** Dataset content follows **

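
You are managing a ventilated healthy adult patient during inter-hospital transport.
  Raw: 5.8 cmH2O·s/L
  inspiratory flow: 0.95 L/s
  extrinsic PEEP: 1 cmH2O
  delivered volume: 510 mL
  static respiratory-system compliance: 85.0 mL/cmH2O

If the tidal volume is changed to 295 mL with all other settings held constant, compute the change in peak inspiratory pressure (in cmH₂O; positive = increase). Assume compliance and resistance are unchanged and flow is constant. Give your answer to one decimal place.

-2.5

PIP = Vt/C + R·V̇ + PEEP (constant-flow equation of motion).
Only the elastic term changes: ΔPIP = ΔVt / C = (295 − 510) / 85.0 = -2.529 cmH2O.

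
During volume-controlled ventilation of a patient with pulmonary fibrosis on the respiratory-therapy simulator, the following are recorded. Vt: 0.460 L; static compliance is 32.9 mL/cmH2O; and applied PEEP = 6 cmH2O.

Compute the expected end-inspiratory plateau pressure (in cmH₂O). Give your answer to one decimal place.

Pplat = PEEP + Vt / Cstat = 6 + 460 / 32.9 = 6 + 13.982 = 19.982 cmH2O.

20.0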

** End of Dataset content **

— Exercise aim —
Produce an exact transcription of the lines from the one containing "delivered volume: 510 mL" through the end of the records, both included, and no other lines.

— Response to this task —
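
  delivered volume: 510 mL
  static respiratory-system compliance: 85.0 mL/cmH2O

If the tidal volume is changed to 295 mL with all other settings held constant, compute the change in peak inspiratory pressure (in cmH₂O; positive = increase). Assume compliance and resistance are unchanged and flow is constant. Give your answer to one decimal place.

-2.5

PIP = Vt/C + R·V̇ + PEEP (constant-flow equation of motion).
Only the elastic term changes: ΔPIP = ΔVt / C = (295 − 510) / 85.0 = -2.529 cmH2O.

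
During volume-controlled ventilation of a patient with pulmonary fibrosis on the respiratory-therapy simulator, the following are recorded. Vt: 0.460 L; static compliance is 32.9 mL/cmH2O; and applied PEEP = 6 cmH2O.

Compute the expected end-inspiratory plateau pressure (in cmH₂O). Give your answer to one decimal place.

Pplat = PEEP + Vt / Cstat = 6 + 460 / 32.9 = 6 + 13.982 = 19.982 cmH2O.

20.0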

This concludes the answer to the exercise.